◆ **Exercise brief**
Would you please return the lines of the material that contain the word "have"?

◆ **Source material**

-- -- --

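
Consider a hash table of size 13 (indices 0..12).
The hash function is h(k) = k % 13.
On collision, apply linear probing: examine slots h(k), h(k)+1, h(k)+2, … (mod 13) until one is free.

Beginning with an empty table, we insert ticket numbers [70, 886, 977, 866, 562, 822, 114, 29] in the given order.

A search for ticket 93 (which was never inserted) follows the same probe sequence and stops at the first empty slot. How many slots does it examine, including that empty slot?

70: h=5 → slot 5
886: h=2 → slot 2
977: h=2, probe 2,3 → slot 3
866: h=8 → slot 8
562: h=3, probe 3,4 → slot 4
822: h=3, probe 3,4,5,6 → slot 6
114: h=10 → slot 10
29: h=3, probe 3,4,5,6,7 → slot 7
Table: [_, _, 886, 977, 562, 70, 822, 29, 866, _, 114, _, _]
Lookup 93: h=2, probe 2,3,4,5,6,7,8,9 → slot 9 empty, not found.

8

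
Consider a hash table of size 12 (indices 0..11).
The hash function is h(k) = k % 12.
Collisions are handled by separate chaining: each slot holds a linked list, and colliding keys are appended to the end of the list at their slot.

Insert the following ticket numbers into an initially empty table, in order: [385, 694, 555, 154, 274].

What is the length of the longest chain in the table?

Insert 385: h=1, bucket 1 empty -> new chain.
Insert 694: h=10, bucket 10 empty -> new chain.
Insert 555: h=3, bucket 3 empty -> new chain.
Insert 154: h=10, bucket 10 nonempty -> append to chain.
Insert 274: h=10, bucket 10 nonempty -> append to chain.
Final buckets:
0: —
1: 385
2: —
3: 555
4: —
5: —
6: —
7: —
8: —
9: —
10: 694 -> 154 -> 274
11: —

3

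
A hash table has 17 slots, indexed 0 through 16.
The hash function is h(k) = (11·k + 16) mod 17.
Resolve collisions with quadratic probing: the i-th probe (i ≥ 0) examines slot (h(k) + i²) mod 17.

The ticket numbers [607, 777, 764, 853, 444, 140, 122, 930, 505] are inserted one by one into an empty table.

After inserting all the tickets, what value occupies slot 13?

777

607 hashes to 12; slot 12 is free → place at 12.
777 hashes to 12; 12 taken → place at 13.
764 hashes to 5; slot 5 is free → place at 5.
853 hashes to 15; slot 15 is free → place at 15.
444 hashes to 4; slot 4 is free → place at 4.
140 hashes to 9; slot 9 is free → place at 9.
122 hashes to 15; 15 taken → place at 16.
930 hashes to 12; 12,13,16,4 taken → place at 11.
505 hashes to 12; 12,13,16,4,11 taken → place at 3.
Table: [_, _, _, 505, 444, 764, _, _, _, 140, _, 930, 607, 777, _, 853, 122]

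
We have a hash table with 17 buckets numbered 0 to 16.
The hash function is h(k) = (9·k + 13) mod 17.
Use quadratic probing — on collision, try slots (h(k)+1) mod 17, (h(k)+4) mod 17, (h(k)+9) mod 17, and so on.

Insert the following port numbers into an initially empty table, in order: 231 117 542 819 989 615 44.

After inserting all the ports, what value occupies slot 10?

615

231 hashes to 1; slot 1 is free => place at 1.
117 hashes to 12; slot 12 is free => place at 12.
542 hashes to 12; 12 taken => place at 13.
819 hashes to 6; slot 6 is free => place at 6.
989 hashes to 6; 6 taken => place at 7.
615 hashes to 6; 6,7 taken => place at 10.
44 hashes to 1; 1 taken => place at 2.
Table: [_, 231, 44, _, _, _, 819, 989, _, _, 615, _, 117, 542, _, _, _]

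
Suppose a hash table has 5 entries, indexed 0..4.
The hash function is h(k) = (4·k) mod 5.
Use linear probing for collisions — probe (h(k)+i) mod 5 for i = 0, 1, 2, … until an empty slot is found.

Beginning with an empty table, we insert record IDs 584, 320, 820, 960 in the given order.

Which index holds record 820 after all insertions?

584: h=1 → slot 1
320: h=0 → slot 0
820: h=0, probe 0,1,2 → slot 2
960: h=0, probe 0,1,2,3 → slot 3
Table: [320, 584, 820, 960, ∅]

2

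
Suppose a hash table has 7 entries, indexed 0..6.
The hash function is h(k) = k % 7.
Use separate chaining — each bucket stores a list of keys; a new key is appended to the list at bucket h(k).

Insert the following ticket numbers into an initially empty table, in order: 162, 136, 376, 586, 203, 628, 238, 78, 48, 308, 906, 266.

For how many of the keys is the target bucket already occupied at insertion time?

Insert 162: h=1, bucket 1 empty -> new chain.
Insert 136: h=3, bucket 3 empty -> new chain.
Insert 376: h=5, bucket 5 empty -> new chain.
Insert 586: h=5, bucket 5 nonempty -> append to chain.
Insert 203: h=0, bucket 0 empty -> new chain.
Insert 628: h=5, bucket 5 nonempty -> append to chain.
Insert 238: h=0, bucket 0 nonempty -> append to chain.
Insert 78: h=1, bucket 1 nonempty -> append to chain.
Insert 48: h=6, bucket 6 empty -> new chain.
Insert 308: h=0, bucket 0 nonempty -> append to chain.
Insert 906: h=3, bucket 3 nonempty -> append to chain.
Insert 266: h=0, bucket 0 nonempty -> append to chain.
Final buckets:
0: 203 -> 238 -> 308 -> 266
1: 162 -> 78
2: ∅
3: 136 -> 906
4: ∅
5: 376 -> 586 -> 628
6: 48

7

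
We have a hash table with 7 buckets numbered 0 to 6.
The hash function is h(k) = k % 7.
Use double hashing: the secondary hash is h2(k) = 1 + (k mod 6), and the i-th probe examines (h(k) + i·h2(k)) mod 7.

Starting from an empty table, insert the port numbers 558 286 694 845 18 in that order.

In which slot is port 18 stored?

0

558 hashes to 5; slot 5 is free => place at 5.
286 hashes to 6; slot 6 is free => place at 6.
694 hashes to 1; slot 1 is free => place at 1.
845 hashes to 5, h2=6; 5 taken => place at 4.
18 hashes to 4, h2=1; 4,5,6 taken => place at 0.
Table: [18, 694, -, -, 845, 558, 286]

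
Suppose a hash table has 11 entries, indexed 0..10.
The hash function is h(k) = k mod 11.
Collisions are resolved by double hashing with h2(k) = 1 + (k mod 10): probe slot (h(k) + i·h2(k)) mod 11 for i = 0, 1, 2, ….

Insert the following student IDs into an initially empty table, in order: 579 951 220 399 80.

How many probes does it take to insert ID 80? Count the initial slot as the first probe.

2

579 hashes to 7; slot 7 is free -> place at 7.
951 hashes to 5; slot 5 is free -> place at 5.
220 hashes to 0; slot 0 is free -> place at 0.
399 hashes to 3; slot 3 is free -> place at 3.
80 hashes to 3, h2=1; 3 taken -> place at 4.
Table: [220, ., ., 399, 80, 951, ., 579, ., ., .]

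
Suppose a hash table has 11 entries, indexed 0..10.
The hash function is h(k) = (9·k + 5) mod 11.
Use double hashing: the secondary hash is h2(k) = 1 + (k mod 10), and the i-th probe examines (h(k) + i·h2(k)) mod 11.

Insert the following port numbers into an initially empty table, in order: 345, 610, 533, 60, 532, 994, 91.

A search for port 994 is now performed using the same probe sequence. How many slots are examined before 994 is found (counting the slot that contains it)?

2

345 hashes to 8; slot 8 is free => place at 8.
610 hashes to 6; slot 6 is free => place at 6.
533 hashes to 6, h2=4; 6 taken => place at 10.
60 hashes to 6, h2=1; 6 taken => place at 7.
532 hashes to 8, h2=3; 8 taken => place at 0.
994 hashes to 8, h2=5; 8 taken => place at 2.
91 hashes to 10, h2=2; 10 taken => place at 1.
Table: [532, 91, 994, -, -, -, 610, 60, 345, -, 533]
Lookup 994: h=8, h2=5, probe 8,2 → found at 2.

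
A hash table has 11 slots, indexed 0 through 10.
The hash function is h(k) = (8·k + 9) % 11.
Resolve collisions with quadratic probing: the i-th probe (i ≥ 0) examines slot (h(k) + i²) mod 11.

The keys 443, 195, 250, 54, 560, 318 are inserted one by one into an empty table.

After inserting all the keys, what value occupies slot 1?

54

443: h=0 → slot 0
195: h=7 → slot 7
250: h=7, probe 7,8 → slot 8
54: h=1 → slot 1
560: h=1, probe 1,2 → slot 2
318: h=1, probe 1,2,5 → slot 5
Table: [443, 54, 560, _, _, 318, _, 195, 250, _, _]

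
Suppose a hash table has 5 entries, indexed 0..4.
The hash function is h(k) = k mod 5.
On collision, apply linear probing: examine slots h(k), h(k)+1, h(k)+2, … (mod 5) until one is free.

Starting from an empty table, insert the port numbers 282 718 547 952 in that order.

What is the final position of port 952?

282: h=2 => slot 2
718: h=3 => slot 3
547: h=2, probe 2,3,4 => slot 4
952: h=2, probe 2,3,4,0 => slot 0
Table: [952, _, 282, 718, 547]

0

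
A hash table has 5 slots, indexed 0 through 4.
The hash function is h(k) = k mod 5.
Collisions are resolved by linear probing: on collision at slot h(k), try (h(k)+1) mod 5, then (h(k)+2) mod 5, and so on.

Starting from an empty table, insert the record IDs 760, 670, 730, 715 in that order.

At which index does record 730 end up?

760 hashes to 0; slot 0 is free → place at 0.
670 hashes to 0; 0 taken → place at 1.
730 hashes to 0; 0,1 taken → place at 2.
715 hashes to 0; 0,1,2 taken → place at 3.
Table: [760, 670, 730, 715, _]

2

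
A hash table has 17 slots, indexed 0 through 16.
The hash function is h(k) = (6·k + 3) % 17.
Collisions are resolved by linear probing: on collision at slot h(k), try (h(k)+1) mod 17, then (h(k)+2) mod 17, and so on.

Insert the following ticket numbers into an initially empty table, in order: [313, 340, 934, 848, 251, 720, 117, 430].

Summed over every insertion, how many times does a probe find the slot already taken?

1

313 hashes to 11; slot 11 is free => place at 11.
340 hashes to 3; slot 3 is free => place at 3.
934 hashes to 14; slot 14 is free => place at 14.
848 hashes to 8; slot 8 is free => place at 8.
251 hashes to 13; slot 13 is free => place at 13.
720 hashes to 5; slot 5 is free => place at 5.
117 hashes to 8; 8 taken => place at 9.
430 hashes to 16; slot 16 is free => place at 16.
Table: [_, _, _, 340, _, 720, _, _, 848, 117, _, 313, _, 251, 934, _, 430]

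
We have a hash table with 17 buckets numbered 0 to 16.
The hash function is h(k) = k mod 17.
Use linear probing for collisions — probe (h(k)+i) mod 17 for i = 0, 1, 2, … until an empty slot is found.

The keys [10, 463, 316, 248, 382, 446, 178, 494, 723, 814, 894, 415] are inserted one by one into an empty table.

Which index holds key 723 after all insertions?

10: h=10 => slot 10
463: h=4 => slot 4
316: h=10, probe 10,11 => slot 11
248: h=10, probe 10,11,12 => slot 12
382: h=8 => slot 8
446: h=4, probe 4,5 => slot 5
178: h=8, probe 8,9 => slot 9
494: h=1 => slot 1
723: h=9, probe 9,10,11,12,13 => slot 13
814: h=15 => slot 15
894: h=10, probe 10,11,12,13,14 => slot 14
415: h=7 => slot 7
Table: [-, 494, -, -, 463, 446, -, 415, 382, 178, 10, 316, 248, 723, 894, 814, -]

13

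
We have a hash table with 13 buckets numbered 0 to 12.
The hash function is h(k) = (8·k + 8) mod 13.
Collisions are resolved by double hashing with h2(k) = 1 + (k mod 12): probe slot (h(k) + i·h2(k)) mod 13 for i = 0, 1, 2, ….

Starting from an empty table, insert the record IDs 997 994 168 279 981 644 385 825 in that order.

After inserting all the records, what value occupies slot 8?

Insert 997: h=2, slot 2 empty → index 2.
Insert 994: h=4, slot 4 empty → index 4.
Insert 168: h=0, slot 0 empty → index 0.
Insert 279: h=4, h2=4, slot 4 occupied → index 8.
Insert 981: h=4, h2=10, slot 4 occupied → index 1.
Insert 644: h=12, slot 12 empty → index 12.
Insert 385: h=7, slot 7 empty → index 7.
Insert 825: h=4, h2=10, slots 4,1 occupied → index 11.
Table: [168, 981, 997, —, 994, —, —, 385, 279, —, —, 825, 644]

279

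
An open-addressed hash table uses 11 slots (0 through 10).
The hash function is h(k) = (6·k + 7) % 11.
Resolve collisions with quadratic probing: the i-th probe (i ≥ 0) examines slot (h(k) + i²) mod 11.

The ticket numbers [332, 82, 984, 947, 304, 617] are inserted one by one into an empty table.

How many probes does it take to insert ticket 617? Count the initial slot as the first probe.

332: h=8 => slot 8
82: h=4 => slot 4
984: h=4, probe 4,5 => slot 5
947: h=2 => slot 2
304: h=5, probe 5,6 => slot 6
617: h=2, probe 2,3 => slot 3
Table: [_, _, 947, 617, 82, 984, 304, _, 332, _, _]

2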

-- -- --

◆ **Task solution**
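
We have a hash table with 17 buckets numbered 0 to 16.
We have a hash table with 7 buckets numbered 0 to 6.
We have a hash table with 17 buckets numbered 0 to 16.
We have a hash table with 13 buckets numbered 0 to 12.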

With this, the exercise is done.